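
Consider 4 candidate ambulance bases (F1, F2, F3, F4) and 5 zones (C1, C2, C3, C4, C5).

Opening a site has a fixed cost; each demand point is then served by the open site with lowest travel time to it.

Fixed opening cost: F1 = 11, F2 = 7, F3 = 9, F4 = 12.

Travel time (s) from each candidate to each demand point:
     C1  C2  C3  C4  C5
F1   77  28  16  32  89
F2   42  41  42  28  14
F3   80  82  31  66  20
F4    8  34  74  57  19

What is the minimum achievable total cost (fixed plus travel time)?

Open {F1, F2, F4}: assign each demand point to its cheapest open site.
  C1→F4 8, C2→F1 28, C3→F1 16, C4→F2 28, C5→F2 14
  travel time 94, fixed 30 → total 124.
Compare {F1, F4}: travel time 103 + fixed 23 = 126.
Compare {F1, F2, F3, F4}: travel time 94 + fixed 39 = 133.
Compare {F1, F3, F4}: travel time 103 + fixed 32 = 135.
All other subsets cost ≥ 126. Minimum total cost: 124.

124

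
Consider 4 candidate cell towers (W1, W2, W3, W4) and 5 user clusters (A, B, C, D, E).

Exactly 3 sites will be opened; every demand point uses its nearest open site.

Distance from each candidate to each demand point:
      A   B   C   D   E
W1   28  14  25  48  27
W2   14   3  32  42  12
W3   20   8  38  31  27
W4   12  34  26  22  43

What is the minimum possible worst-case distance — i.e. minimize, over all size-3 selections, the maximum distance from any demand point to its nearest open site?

25

Open {W1, W2, W4}.
  Farthest demand point is C at distance 25 (to W1); all others are ≤ 25.
With {W2, W3, W4} the worst case is 26.
With {W1, W3, W4} the worst case is 27.
No size-3 selection achieves below 25.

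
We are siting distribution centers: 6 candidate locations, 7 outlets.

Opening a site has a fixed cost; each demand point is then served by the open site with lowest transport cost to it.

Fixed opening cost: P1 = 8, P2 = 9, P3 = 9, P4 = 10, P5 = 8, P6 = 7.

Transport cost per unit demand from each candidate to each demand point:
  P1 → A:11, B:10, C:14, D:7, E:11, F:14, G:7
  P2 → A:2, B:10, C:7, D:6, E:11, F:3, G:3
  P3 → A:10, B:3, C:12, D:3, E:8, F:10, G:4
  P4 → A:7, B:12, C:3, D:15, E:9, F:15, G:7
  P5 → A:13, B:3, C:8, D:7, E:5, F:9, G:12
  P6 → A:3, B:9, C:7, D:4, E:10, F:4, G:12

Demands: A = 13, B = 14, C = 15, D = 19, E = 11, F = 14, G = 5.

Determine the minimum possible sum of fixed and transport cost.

318

Open {P2, P3, P4, P5}: assign each demand point to its cheapest open site.
  A→P2 13×2=26, B→P3 14×3=42, C→P4 15×3=45, D→P3 19×3=57, E→P5 11×5=55, F→P2 14×3=42, G→P2 5×3=15
  transport cost 282, fixed 36 → total 318.
Compare {P2, P3, P4, P5, P6}: transport cost 282 + fixed 43 = 325.
Compare {P1, P2, P3, P4, P5}: transport cost 282 + fixed 44 = 326.
Compare {P1, P2, P3, P4, P5, P6}: transport cost 282 + fixed 51 = 333.
All other subsets cost ≥ 325. Minimum total cost: 318.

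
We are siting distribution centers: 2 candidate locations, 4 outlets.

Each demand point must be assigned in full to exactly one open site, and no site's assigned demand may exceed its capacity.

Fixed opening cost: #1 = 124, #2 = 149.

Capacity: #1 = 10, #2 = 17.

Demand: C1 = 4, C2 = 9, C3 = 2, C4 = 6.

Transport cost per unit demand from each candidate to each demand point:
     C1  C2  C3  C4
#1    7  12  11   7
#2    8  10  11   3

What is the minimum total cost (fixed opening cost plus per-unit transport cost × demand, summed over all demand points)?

431

Open {#1, #2}; cheapest assignment that respects the capacities:
  #1 (cap 10, load 6): C1, C3 — cost 4×7 + 2×11 = 50
  #2 (cap 17, load 15): C2, C4 — cost 9×10 + 6×3 = 108
  Shipping 158, fixed 273 → total 431.
  Any other capacity-feasible assignment to {#1, #2} ships for at least 158.
Total demand is 21 and no other set of sites has combined capacity ≥ 21, so {#1, #2} is the only feasible choice of open sites. Minimum: 431.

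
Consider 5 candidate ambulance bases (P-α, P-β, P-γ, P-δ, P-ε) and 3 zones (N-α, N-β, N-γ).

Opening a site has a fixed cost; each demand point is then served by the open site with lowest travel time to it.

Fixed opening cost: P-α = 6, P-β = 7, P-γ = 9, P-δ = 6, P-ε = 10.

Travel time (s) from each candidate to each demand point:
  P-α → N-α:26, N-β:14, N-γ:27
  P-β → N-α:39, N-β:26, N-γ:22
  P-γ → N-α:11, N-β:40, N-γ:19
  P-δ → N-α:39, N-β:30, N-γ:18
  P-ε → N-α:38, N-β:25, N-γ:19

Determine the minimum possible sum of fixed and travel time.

59

Open {P-α, P-γ}: assign each demand point to its cheapest open site.
  N-α→P-γ 11, N-β→P-α 14, N-γ→P-γ 19
  travel time 44, fixed 15 → total 59.
Compare {P-α, P-γ, P-δ}: travel time 43 + fixed 21 = 64.
Compare {P-α, P-β, P-γ}: travel time 44 + fixed 22 = 66.
Compare {P-α, P-γ, P-ε}: travel time 44 + fixed 25 = 69.
All other subsets cost ≥ 64. Minimum total cost: 59.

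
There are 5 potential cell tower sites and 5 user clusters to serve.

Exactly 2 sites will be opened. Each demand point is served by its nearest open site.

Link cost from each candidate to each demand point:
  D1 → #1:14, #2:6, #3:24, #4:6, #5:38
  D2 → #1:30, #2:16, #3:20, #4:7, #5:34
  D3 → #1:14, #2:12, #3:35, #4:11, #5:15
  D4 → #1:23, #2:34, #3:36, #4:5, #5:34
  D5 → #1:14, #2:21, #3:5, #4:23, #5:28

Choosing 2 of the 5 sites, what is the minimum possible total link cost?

Open {D3, D5}.
  #1→D3 14, #2→D3 12, #3→D5 5, #4→D3 11, #5→D3 15  ⇒ total 57.
Compare {D1, D5}: total 59.
Compare {D1, D3}: total 65.
No size-2 selection does better; minimum is 57.

57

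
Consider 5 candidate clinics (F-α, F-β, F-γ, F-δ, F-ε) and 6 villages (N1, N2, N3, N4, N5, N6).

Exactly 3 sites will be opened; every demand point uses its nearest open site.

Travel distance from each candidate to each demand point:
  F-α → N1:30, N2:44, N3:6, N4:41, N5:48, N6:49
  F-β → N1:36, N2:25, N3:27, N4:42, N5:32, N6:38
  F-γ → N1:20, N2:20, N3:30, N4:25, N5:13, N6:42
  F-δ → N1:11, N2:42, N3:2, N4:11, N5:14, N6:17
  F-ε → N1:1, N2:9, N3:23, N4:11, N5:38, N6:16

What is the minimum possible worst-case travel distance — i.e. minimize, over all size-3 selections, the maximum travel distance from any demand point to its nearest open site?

16

Open {F-α, F-γ, F-ε}.
  Farthest demand point is N6 at travel distance 16 (to F-ε); all others are ≤ 16.
With {F-α, F-δ, F-ε} the worst case is 16.
With {F-β, F-δ, F-ε} the worst case is 16.
No size-3 selection achieves below 16.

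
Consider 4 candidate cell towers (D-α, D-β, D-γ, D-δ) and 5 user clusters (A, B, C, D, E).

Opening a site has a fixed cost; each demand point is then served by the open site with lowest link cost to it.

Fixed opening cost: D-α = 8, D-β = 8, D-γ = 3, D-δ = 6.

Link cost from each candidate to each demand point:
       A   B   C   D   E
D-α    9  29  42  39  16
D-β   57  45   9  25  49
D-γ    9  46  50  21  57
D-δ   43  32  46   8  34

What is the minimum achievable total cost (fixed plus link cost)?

93

Open {D-α, D-β, D-δ}: assign each demand point to its cheapest open site.
  A→D-α 9, B→D-α 29, C→D-β 9, D→D-δ 8, E→D-α 16
  link cost 71, fixed 22 → total 93.
Compare {D-α, D-β, D-γ, D-δ}: link cost 71 + fixed 25 = 96.
Compare {D-α, D-β, D-γ}: link cost 84 + fixed 19 = 103.
Compare {D-α, D-β}: link cost 88 + fixed 16 = 104.
All other subsets cost ≥ 96. Minimum total cost: 93.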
########
• WHAT YOU SHOULD DO: Look through the listing above and give the number of lines containing the string "zones", with nothing else.

• EXERCISE SOLUTION: 2